* _What is expected_
Copy out all of the entries, keeping every word the same.

* _Available records_
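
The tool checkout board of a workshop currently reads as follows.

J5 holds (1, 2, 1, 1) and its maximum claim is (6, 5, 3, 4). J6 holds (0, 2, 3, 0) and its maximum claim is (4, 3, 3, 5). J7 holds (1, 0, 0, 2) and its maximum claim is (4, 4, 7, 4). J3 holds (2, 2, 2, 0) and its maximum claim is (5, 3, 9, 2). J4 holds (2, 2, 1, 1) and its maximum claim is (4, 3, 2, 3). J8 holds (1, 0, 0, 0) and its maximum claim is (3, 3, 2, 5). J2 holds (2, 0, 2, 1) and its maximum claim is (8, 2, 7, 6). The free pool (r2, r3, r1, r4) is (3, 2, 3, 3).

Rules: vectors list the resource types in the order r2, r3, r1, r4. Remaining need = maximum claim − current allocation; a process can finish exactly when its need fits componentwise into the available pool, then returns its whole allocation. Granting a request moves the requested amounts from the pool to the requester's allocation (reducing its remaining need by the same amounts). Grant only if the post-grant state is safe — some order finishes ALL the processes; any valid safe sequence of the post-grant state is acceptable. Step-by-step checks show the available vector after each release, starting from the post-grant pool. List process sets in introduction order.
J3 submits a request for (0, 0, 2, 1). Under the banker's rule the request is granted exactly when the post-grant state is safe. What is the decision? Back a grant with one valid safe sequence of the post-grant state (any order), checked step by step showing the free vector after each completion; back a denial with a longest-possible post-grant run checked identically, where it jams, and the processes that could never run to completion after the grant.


DENY — the pretend-granted state is unsafe.
Key observation: after J4, J5 the pool peaks at (6, 6, 3, 4), and each blocked process is short somewhere: J6 on r4; J7 on r1; J3 on r1; J8 on r4; J2 on r1, r4.
After a pretend grant, a maximal execution: J4, J5 — then nothing else fits. Walking it through:
  pool = (3, 2, 1, 2)
  J4: need (2, 1, 1, 2) fits (3, 2, 1, 2); releases (2, 2, 1, 1), pool now (5, 4, 2, 3)
  J5: need (5, 3, 2, 3) fits (5, 4, 2, 3); releases (1, 2, 1, 1), pool now (6, 6, 3, 4)
  blocked: J6 wants (4, 1, 0, 5), pool (6, 6, 3, 4) — not enough r4
  blocked: J7 wants (3, 4, 7, 2), pool (6, 6, 3, 4) — not enough r1
  blocked: J3 wants (3, 1, 5, 1), pool (6, 6, 3, 4) — not enough r1
  blocked: J8 wants (2, 3, 2, 5), pool (6, 6, 3, 4) — not enough r4
  blocked: J2 wants (6, 2, 5, 5), pool (6, 6, 3, 4) — not enough r1 and r4
Had the request been granted, J6, J7, J3, J8 and J2 could never finish.


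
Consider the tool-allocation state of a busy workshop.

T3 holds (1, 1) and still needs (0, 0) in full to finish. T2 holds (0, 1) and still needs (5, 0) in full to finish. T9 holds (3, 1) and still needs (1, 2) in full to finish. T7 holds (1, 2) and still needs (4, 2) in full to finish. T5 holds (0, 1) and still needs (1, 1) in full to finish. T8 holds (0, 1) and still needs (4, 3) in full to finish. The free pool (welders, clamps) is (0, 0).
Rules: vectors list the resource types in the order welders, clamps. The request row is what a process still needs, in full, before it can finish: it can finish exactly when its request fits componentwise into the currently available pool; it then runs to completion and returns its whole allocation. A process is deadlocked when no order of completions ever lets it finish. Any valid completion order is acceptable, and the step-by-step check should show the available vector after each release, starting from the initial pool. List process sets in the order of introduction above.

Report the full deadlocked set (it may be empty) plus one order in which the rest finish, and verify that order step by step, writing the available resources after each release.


No process is deadlocked.
Key observation: starting with T3, each completion frees enough for the next — no one is permanently blocked.
A valid finishing order for the others: T3, T5, T9, T7, T8, T2. Check, step by step:
  pool = (0, 0)
  T3 needs (0, 0) <= (0, 0) -> finishes; pool += (1, 1) = (1, 1)
  T5 needs (1, 1) <= (1, 1) -> finishes; pool += (0, 1) = (1, 2)
  T9 needs (1, 2) <= (1, 2) -> finishes; pool += (3, 1) = (4, 3)
  T7 needs (4, 2) <= (4, 3) -> finishes; pool += (1, 2) = (5, 5)
  T8 needs (4, 3) <= (5, 5) -> finishes; pool += (0, 1) = (5, 6)
  T2 needs (5, 0) <= (5, 6) -> finishes; pool += (0, 1) = (5, 7)


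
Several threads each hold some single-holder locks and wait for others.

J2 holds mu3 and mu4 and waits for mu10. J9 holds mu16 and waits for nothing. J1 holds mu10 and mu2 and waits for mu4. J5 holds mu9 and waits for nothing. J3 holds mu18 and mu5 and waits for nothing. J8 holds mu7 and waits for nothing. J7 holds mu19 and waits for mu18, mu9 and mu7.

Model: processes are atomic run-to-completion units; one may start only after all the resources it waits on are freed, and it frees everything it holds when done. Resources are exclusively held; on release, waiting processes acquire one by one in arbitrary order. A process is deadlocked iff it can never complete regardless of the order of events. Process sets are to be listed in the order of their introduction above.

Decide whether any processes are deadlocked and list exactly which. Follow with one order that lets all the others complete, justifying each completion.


Deadlocked set: J2 and J1.
Key observation: along J2 -> J1 -> J2, each member waits on what the next one holds — a deadlock; no other process is dragged down with it.
A valid finishing order for the others: J9, J3, J5, J8, J7.
Verifying each step:
  J9 waits on nothing -> runs at once and releases mu16
  J3 waits on nothing -> runs at once and releases mu18 and mu5
  J5 waits on nothing -> runs at once and releases mu9
  J8 waits on nothing -> runs at once and releases mu7
  J7: everything it awaited (mu18, mu9 and mu7) is free; runs, freeing mu19


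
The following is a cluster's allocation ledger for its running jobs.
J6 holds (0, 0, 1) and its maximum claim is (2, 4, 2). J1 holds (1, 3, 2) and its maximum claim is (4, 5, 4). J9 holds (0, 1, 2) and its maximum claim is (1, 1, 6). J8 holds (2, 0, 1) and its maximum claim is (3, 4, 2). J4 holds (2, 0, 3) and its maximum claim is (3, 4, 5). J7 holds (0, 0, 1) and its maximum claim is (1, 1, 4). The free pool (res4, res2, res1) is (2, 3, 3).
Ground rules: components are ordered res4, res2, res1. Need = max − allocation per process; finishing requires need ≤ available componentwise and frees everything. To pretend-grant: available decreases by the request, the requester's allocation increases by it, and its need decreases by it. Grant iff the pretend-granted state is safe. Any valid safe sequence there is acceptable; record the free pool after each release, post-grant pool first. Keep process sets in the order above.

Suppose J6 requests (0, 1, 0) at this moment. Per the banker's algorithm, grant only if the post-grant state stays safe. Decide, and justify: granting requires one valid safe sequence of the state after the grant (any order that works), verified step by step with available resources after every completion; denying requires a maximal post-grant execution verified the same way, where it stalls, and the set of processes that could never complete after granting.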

* _Solution for this problem_
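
The tool checkout board of a workshop currently reads as follows.

J5 holds (1, 2, 1, 1) and its maximum claim is (6, 5, 3, 4). J6 holds (0, 2, 3, 0) and its maximum claim is (4, 3, 3, 5). J7 holds (1, 0, 0, 2) and its maximum claim is (4, 4, 7, 4). J3 holds (2, 2, 2, 0) and its maximum claim is (5, 3, 9, 2). J4 holds (2, 2, 1, 1) and its maximum claim is (4, 3, 2, 3). J8 holds (1, 0, 0, 0) and its maximum claim is (3, 3, 2, 5). J2 holds (2, 0, 2, 1) and its maximum claim is (8, 2, 7, 6). The free pool (r2, r3, r1, r4) is (3, 2, 3, 3).

Rules: vectors list the resource types in the order r2, r3, r1, r4. Remaining need = maximum claim − current allocation; a process can finish exactly when its need fits componentwise into the available pool, then returns its whole allocation. Granting a request moves the requested amounts from the pool to the requester's allocation (reducing its remaining need by the same amounts). Grant only if the post-grant state is safe — some order finishes ALL the processes; any valid safe sequence of the post-grant state is acceptable. Step-by-step checks show the available vector after each release, starting from the post-grant pool. List process sets in introduction order.
J3 submits a request for (0, 0, 2, 1). Under the banker's rule the request is granted exactly when the post-grant state is safe. What is the decision? Back a grant with one valid safe sequence of the post-grant state (any order), checked step by step showing the free vector after each completion; back a denial with a longest-possible post-grant run checked identically, where it jams, and the processes that could never run to completion after the grant.


DENY — the pretend-granted state is unsafe.
Key observation: after J4, J5 the pool peaks at (6, 6, 3, 4), and each blocked process is short somewhere: J6 on r4; J7 on r1; J3 on r1; J8 on r4; J2 on r1, r4.
After a pretend grant, a maximal execution: J4, J5 — then nothing else fits. Walking it through:
  pool = (3, 2, 1, 2)
  J4: need (2, 1, 1, 2) fits (3, 2, 1, 2); releases (2, 2, 1, 1), pool now (5, 4, 2, 3)
  J5: need (5, 3, 2, 3) fits (5, 4, 2, 3); releases (1, 2, 1, 1), pool now (6, 6, 3, 4)
  blocked: J6 wants (4, 1, 0, 5), pool (6, 6, 3, 4) — not enough r4
  blocked: J7 wants (3, 4, 7, 2), pool (6, 6, 3, 4) — not enough r1
  blocked: J3 wants (3, 1, 5, 1), pool (6, 6, 3, 4) — not enough r1
  blocked: J8 wants (2, 3, 2, 5), pool (6, 6, 3, 4) — not enough r4
  blocked: J2 wants (6, 2, 5, 5), pool (6, 6, 3, 4) — not enough r1 and r4
Had the request been granted, J6, J7, J3, J8 and J2 could never finish.


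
Consider the tool-allocation state of a busy workshop.

T3 holds (1, 1) and still needs (0, 0) in full to finish. T2 holds (0, 1) and still needs (5, 0) in full to finish. T9 holds (3, 1) and still needs (1, 2) in full to finish. T7 holds (1, 2) and still needs (4, 2) in full to finish. T5 holds (0, 1) and still needs (1, 1) in full to finish. T8 holds (0, 1) and still needs (4, 3) in full to finish. The free pool (welders, clamps) is (0, 0).
Rules: vectors list the resource types in the order welders, clamps. The request row is what a process still needs, in full, before it can finish: it can finish exactly when its request fits componentwise into the currently available pool; it then runs to completion and returns its whole allocation. A process is deadlocked when no order of completions ever lets it finish. Any valid completion order is acceptable, and the step-by-step check should show the available vector after each release, starting from the initial pool. List process sets in the order of introduction above.

Report the full deadlocked set (it may be empty) plus one order in which the rest finish, and verify that order step by step, writing the available resources after each release.


No process is deadlocked.
Key observation: starting with T3, each completion frees enough for the next — no one is permanently blocked.
A valid finishing order for the others: T3, T5, T9, T7, T8, T2. Check, step by step:
  pool = (0, 0)
  T3 needs (0, 0) <= (0, 0) -> finishes; pool += (1, 1) = (1, 1)
  T5 needs (1, 1) <= (1, 1) -> finishes; pool += (0, 1) = (1, 2)
  T9 needs (1, 2) <= (1, 2) -> finishes; pool += (3, 1) = (4, 3)
  T7 needs (4, 2) <= (4, 3) -> finishes; pool += (1, 2) = (5, 5)
  T8 needs (4, 3) <= (5, 5) -> finishes; pool += (0, 1) = (5, 6)
  T2 needs (5, 0) <= (5, 6) -> finishes; pool += (0, 1) = (5, 7)


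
Several threads each hold some single-holder locks and wait for others.

J2 holds mu3 and mu4 and waits for mu10. J9 holds mu16 and waits for nothing. J1 holds mu10 and mu2 and waits for mu4. J5 holds mu9 and waits for nothing. J3 holds mu18 and mu5 and waits for nothing. J8 holds mu7 and waits for nothing. J7 holds mu19 and waits for mu18, mu9 and mu7.

Model: processes are atomic run-to-completion units; one may start only after all the resources it waits on are freed, and it frees everything it holds when done. Resources are exclusively held; on release, waiting processes acquire one by one in arbitrary order. A process is deadlocked iff it can never complete regardless of the order of events. Process sets are to be listed in the order of their introduction above.

Decide whether any processes are deadlocked and list exactly which. Follow with one order that lets all the others complete, justifying each completion.


Deadlocked set: J2 and J1.
Key observation: along J2 -> J1 -> J2, each member waits on what the next one holds — a deadlock; no other process is dragged down with it.
A valid finishing order for the others: J9, J3, J5, J8, J7.
Verifying each step:
  J9 waits on nothing -> runs at once and releases mu16
  J3 waits on nothing -> runs at once and releases mu18 and mu5
  J5 waits on nothing -> runs at once and releases mu9
  J8 waits on nothing -> runs at once and releases mu7
  J7: everything it awaited (mu18, mu9 and mu7) is free; runs, freeing mu19


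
The following is a cluster's allocation ledger for its running jobs.
J6 holds (0, 0, 1) and its maximum claim is (2, 4, 2). J1 holds (1, 3, 2) and its maximum claim is (4, 5, 4). J9 holds (0, 1, 2) and its maximum claim is (1, 1, 6). J8 holds (2, 0, 1) and its maximum claim is (3, 4, 2). J4 holds (2, 0, 3) and its maximum claim is (3, 4, 5). J7 holds (0, 0, 1) and its maximum claim is (1, 1, 4). The free pool (res4, res2, res1) is (2, 3, 3).
Ground rules: components are ordered res4, res2, res1. Need = max − allocation per process; finishing requires need ≤ available componentwise and frees everything. To pretend-grant: available decreases by the request, the requester's allocation increases by it, and its need decreases by it. Grant iff the pretend-granted state is safe. Any valid safe sequence there is acceptable; record the free pool after each release, post-grant pool first. Keep process sets in the order above.

Suppose J6 requests (0, 1, 0) at this moment. Per the banker's algorithm, grant only if the post-grant state stays safe. Decide, and justify: granting requires one valid safe sequence of the state after the grant (any order that works), verified step by step with available resources after every completion; denying requires a maximal post-grant execution verified the same way, where it stalls, and the set of processes that could never complete after granting.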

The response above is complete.